> **EXERCISE GOAL**
For each line below that holds "generating", return the line as it stands.

[Collected data]
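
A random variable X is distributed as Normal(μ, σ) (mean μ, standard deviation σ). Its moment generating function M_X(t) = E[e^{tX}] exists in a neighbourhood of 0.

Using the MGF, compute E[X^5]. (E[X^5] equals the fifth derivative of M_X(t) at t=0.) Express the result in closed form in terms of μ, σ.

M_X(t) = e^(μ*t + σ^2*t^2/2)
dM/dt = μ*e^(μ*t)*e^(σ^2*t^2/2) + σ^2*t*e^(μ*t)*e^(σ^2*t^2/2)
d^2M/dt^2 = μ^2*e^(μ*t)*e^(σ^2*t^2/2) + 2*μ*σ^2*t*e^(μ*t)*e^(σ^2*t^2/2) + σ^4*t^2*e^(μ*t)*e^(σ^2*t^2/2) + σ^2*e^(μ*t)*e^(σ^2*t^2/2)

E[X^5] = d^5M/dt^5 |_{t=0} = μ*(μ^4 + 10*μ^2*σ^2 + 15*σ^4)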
---
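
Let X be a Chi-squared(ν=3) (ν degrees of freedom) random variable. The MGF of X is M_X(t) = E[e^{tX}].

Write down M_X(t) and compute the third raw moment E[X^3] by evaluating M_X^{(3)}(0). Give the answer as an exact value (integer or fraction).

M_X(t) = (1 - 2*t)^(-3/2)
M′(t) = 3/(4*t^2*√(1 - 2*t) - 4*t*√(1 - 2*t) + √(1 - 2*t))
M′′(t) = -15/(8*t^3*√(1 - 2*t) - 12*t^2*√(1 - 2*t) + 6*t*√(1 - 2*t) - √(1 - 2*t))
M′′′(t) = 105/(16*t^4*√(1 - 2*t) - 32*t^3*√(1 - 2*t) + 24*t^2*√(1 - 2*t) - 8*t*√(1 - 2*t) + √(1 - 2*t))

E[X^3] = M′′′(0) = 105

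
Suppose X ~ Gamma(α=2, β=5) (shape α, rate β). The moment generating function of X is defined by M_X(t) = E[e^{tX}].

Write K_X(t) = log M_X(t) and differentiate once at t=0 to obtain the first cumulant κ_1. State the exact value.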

> **SOLVED PROBLEM**
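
A random variable X is distributed as Normal(μ, σ) (mean μ, standard deviation σ). Its moment generating function M_X(t) = E[e^{tX}] exists in a neighbourhood of 0.
Suppose X ~ Gamma(α=2, β=5) (shape α, rate β). The moment generating function of X is defined by M_X(t) = E[e^{tX}].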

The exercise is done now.